What you should do: Your answer must be an exact transcription of the lines from the line with "Formula (((P1 OR" through the final line of the data.

[Material supplied Boundary: Start]

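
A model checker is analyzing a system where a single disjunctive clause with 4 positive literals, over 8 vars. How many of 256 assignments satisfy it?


Step 1: Total=2^8=256
Step 2: Unsat when all 4 false: 2^4=16
Step 3: Sat=256-16=240

240


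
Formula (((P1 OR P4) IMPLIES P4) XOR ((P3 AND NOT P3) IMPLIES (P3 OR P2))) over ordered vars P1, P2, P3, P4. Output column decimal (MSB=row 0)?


Formula: (((P1 OR P4) IMPLIES P4) XOR ((P3 AND NOT P3) IMPLIES (P3 OR P2))) over P1, P2, P3, P4 (16 rows)
Evaluate each row (bits = P1,P2,P3,P4, MSB first):
  row 0 [0000]: (((0 OR 0) IMPLIES 0) XOR ((0 AND NOT 0) IMPLIES (0 OR 0))) -> 0
  row 1 [0001]: (((0 OR 1) IMPLIES 1) XOR ((0 AND NOT 0) IMPLIES (0 OR 0))) -> 0
  row 2 [0010]: (((0 OR 0) IMPLIES 0) XOR ((1 AND NOT 1) IMPLIES (1 OR 0))) -> 0
  row 3 [0011]: (((0 OR 1) IMPLIES 1) XOR ((1 AND NOT 1) IMPLIES (1 OR 0))) -> 0
  row 4 [0100]: (((0 OR 0) IMPLIES 0) XOR ((0 AND NOT 0) IMPLIES (0 OR 1))) -> 0
  row 5 [0101]: (((0 OR 1) IMPLIES 1) XOR ((0 AND NOT 0) IMPLIES (0 OR 1))) -> 0
  row 6 [0110]: (((0 OR 0) IMPLIES 0) XOR ((1 AND NOT 1) IMPLIES (1 OR 1))) -> 0
  row 7 [0111]: (((0 OR 1) IMPLIES 1) XOR ((1 AND NOT 1) IMPLIES (1 OR 1))) -> 0
  row 8 [1000]: (((1 OR 0) IMPLIES 0) XOR ((0 AND NOT 0) IMPLIES (0 OR 0))) -> 1
  row 9 [1001]: (((1 OR 1) IMPLIES 1) XOR ((0 AND NOT 0) IMPLIES (0 OR 0))) -> 0
  row 10 [1010]: (((1 OR 0) IMPLIES 0) XOR ((1 AND NOT 1) IMPLIES (1 OR 0))) -> 1
  row 11 [1011]: (((1 OR 1) IMPLIES 1) XOR ((1 AND NOT 1) IMPLIES (1 OR 0))) -> 0
  row 12 [1100]: (((1 OR 0) IMPLIES 0) XOR ((0 AND NOT 0) IMPLIES (0 OR 1))) -> 1
  row 13 [1101]: (((1 OR 1) IMPLIES 1) XOR ((0 AND NOT 0) IMPLIES (0 OR 1))) -> 0
  row 14 [1110]: (((1 OR 0) IMPLIES 0) XOR ((1 AND NOT 1) IMPLIES (1 OR 1))) -> 1
  row 15 [1111]: (((1 OR 1) IMPLIES 1) XOR ((1 AND NOT 1) IMPLIES (1 OR 1))) -> 0
Full result column, 4 rows per line (P1,P2 fixed per line; P3,P4 runs 00..11 left to right):
  rows 0-3 [P1,P2=00]: 0000  = hex 0
  rows 4-7 [P1,P2=01]: 0000  = hex 0
  rows 8-11 [P1,P2=10]: 1010  = hex A
  rows 12-15 [P1,P2=11]: 1010  = hex A
Output column (row 0 .. row 15) = 0000000010101010
Output column grouped in 4s = 0000 0000 1010 1010 = 0x00AA
Convert to decimal digit by digit (value = value*16 + digit):
  0 -> 0
  0*16 + 0 = 0
  0*16 + 10 (A) = 10
  10*16 + 10 (A) = 170
Decimal = 170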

[Material supplied Boundary: End]

Solution to this problem:
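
Formula (((P1 OR P4) IMPLIES P4) XOR ((P3 AND NOT P3) IMPLIES (P3 OR P2))) over ordered vars P1, P2, P3, P4. Output column decimal (MSB=row 0)?


Formula: (((P1 OR P4) IMPLIES P4) XOR ((P3 AND NOT P3) IMPLIES (P3 OR P2))) over P1, P2, P3, P4 (16 rows)
Evaluate each row (bits = P1,P2,P3,P4, MSB first):
  row 0 [0000]: (((0 OR 0) IMPLIES 0) XOR ((0 AND NOT 0) IMPLIES (0 OR 0))) -> 0
  row 1 [0001]: (((0 OR 1) IMPLIES 1) XOR ((0 AND NOT 0) IMPLIES (0 OR 0))) -> 0
  row 2 [0010]: (((0 OR 0) IMPLIES 0) XOR ((1 AND NOT 1) IMPLIES (1 OR 0))) -> 0
  row 3 [0011]: (((0 OR 1) IMPLIES 1) XOR ((1 AND NOT 1) IMPLIES (1 OR 0))) -> 0
  row 4 [0100]: (((0 OR 0) IMPLIES 0) XOR ((0 AND NOT 0) IMPLIES (0 OR 1))) -> 0
  row 5 [0101]: (((0 OR 1) IMPLIES 1) XOR ((0 AND NOT 0) IMPLIES (0 OR 1))) -> 0
  row 6 [0110]: (((0 OR 0) IMPLIES 0) XOR ((1 AND NOT 1) IMPLIES (1 OR 1))) -> 0
  row 7 [0111]: (((0 OR 1) IMPLIES 1) XOR ((1 AND NOT 1) IMPLIES (1 OR 1))) -> 0
  row 8 [1000]: (((1 OR 0) IMPLIES 0) XOR ((0 AND NOT 0) IMPLIES (0 OR 0))) -> 1
  row 9 [1001]: (((1 OR 1) IMPLIES 1) XOR ((0 AND NOT 0) IMPLIES (0 OR 0))) -> 0
  row 10 [1010]: (((1 OR 0) IMPLIES 0) XOR ((1 AND NOT 1) IMPLIES (1 OR 0))) -> 1
  row 11 [1011]: (((1 OR 1) IMPLIES 1) XOR ((1 AND NOT 1) IMPLIES (1 OR 0))) -> 0
  row 12 [1100]: (((1 OR 0) IMPLIES 0) XOR ((0 AND NOT 0) IMPLIES (0 OR 1))) -> 1
  row 13 [1101]: (((1 OR 1) IMPLIES 1) XOR ((0 AND NOT 0) IMPLIES (0 OR 1))) -> 0
  row 14 [1110]: (((1 OR 0) IMPLIES 0) XOR ((1 AND NOT 1) IMPLIES (1 OR 1))) -> 1
  row 15 [1111]: (((1 OR 1) IMPLIES 1) XOR ((1 AND NOT 1) IMPLIES (1 OR 1))) -> 0
Full result column, 4 rows per line (P1,P2 fixed per line; P3,P4 runs 00..11 left to right):
  rows 0-3 [P1,P2=00]: 0000  = hex 0
  rows 4-7 [P1,P2=01]: 0000  = hex 0
  rows 8-11 [P1,P2=10]: 1010  = hex A
  rows 12-15 [P1,P2=11]: 1010  = hex A
Output column (row 0 .. row 15) = 0000000010101010
Output column grouped in 4s = 0000 0000 1010 1010 = 0x00AA
Convert to decimal digit by digit (value = value*16 + digit):
  0 -> 0
  0*16 + 0 = 0
  0*16 + 10 (A) = 10
  10*16 + 10 (A) = 170
Decimal = 170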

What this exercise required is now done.